WORK TO BE COMPLETED.
When you reach the line containing "An FDM slicer" in the data below, begin returning lines exactly as written, and stop once the line containing "Treat every circular" has been returned.
Start of SUPPLIED RECORDS
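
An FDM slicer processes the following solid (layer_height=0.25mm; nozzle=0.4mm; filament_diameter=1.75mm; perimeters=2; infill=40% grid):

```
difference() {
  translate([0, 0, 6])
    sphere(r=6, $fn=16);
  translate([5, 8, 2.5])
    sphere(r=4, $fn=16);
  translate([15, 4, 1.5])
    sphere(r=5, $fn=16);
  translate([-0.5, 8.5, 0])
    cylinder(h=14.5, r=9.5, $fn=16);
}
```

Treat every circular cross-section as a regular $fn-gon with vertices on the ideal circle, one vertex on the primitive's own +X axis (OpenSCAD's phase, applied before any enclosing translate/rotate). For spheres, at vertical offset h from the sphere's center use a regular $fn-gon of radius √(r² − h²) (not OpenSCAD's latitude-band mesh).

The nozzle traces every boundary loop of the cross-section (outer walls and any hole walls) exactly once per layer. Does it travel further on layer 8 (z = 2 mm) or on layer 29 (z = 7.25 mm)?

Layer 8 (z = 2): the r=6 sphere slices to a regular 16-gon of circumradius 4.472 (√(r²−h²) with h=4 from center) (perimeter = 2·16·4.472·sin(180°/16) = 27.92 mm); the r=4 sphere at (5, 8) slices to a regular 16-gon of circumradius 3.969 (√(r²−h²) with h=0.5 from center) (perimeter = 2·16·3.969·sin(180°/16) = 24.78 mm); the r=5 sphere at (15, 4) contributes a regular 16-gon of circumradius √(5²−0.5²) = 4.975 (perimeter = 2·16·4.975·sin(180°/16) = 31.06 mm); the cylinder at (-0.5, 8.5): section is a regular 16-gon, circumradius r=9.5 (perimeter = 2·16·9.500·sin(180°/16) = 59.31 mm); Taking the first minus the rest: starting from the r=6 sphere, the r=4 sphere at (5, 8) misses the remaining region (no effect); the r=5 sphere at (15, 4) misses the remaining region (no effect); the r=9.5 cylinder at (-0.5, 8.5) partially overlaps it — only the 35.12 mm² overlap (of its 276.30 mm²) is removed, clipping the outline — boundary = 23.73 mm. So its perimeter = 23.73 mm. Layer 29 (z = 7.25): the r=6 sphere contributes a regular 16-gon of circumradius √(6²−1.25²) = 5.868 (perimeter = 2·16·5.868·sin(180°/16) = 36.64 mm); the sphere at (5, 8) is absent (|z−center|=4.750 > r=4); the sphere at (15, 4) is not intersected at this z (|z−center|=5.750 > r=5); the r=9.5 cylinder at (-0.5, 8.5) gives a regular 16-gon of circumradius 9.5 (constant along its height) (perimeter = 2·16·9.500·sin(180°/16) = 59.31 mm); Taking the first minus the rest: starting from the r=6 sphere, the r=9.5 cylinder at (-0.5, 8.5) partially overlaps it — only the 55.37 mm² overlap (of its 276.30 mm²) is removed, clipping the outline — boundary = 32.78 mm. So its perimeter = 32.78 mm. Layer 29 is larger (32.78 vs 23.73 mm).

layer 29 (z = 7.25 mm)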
End of SUPPLIED RECORDS
Start of SUPPLIED RECORDS
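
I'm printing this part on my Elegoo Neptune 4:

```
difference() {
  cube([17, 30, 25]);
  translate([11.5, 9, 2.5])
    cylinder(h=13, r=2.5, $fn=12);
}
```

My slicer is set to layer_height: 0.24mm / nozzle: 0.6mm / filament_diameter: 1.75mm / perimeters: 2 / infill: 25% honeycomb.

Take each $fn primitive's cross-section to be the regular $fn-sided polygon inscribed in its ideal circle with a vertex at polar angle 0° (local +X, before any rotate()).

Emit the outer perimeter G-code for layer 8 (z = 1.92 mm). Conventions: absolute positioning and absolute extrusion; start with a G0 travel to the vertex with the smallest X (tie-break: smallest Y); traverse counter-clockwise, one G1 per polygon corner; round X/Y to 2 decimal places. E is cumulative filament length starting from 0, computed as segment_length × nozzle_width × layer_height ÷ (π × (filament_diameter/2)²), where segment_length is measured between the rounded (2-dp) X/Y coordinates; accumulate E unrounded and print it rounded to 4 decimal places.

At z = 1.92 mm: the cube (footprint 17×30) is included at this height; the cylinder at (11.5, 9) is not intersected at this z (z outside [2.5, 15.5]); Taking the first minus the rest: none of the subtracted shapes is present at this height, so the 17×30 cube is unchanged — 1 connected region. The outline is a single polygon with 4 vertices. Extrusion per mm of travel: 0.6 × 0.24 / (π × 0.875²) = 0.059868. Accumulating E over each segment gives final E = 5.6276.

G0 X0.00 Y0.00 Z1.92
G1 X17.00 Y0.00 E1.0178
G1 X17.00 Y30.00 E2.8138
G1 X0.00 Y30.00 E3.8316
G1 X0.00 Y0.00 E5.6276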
End of SUPPLIED RECORDS
EXERCISE RESPONSE.
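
An FDM slicer processes the following solid (layer_height=0.25mm; nozzle=0.4mm; filament_diameter=1.75mm; perimeters=2; infill=40% grid):

```
difference() {
  translate([0, 0, 6])
    sphere(r=6, $fn=16);
  translate([5, 8, 2.5])
    sphere(r=4, $fn=16);
  translate([15, 4, 1.5])
    sphere(r=5, $fn=16);
  translate([-0.5, 8.5, 0])
    cylinder(h=14.5, r=9.5, $fn=16);
}
```

Treat every circular cross-section as a regular $fn-gon with vertices on the ideal circle, one vertex on the primitive's own +X axis (OpenSCAD's phase, applied before any enclosing translate/rotate). For spheres, at vertical offset h from the sphere's center use a regular $fn-gon of radius √(r² − h²) (not OpenSCAD's latitude-band mesh).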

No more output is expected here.